Records for the task –

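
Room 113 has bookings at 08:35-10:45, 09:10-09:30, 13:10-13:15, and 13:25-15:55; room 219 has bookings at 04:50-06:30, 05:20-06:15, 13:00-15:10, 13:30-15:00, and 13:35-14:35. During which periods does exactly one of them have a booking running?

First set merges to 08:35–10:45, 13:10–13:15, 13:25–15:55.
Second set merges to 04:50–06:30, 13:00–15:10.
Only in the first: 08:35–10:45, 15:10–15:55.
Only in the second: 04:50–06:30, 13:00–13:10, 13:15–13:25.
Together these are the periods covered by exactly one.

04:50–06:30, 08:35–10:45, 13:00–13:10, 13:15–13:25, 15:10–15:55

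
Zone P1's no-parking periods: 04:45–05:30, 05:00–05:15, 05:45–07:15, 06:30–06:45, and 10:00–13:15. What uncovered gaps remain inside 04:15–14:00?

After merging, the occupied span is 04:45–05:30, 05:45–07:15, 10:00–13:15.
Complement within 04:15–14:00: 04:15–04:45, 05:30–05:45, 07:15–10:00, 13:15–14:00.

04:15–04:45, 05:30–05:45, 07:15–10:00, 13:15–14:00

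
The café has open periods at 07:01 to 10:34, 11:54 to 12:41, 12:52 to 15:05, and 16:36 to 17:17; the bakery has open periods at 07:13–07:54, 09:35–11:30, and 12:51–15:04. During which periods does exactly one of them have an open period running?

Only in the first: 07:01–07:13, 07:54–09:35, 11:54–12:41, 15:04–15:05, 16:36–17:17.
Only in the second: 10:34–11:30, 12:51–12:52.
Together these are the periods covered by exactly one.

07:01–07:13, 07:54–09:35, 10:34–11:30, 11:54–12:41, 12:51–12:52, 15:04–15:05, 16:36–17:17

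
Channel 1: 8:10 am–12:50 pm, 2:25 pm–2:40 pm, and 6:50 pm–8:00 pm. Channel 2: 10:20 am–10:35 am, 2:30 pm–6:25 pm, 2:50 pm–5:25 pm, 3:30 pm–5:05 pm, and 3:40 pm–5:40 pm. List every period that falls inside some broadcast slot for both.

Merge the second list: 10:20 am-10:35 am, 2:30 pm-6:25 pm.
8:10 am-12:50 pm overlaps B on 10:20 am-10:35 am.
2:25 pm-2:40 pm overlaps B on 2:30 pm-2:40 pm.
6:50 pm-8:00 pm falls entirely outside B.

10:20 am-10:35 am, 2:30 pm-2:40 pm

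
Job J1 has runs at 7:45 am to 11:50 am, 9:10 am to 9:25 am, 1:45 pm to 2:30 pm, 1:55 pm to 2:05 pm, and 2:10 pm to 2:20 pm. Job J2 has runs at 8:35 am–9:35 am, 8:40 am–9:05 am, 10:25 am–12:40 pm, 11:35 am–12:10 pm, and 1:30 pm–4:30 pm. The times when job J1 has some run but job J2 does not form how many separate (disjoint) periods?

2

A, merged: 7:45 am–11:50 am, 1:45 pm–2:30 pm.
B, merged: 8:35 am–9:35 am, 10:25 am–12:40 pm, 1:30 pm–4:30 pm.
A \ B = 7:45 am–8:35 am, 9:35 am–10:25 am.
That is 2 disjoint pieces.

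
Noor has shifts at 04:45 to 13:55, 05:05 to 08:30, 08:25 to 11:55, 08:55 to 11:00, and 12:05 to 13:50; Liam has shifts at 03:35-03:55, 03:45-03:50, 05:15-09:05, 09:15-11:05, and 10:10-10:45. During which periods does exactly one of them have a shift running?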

What you should do – Write out exactly the lines from the line holding "Channel 1: 8:10" through the last line of the data, and nothing besides those lines.

Solution for this problem –
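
Channel 1: 8:10 am–12:50 pm, 2:25 pm–2:40 pm, and 6:50 pm–8:00 pm. Channel 2: 10:20 am–10:35 am, 2:30 pm–6:25 pm, 2:50 pm–5:25 pm, 3:30 pm–5:05 pm, and 3:40 pm–5:40 pm. List every period that falls inside some broadcast slot for both.

Merge the second list: 10:20 am-10:35 am, 2:30 pm-6:25 pm.
8:10 am-12:50 pm overlaps B on 10:20 am-10:35 am.
2:25 pm-2:40 pm overlaps B on 2:30 pm-2:40 pm.
6:50 pm-8:00 pm falls entirely outside B.

10:20 am-10:35 am, 2:30 pm-2:40 pm

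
Job J1 has runs at 7:45 am to 11:50 am, 9:10 am to 9:25 am, 1:45 pm to 2:30 pm, 1:55 pm to 2:05 pm, and 2:10 pm to 2:20 pm. Job J2 has runs at 8:35 am–9:35 am, 8:40 am–9:05 am, 10:25 am–12:40 pm, 11:35 am–12:10 pm, and 1:30 pm–4:30 pm. The times when job J1 has some run but job J2 does not form how many separate (disjoint) periods?

2

A, merged: 7:45 am–11:50 am, 1:45 pm–2:30 pm.
B, merged: 8:35 am–9:35 am, 10:25 am–12:40 pm, 1:30 pm–4:30 pm.
A \ B = 7:45 am–8:35 am, 9:35 am–10:25 am.
That is 2 disjoint pieces.

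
Noor has shifts at 04:45 to 13:55, 05:05 to 08:30, 08:25 to 11:55, 08:55 to 11:00, and 12:05 to 13:50; Liam has shifts at 03:35-03:55, 03:45-03:50, 05:15-09:05, 09:15-11:05, and 10:10-10:45. During which periods does exactly one of them have a shift running?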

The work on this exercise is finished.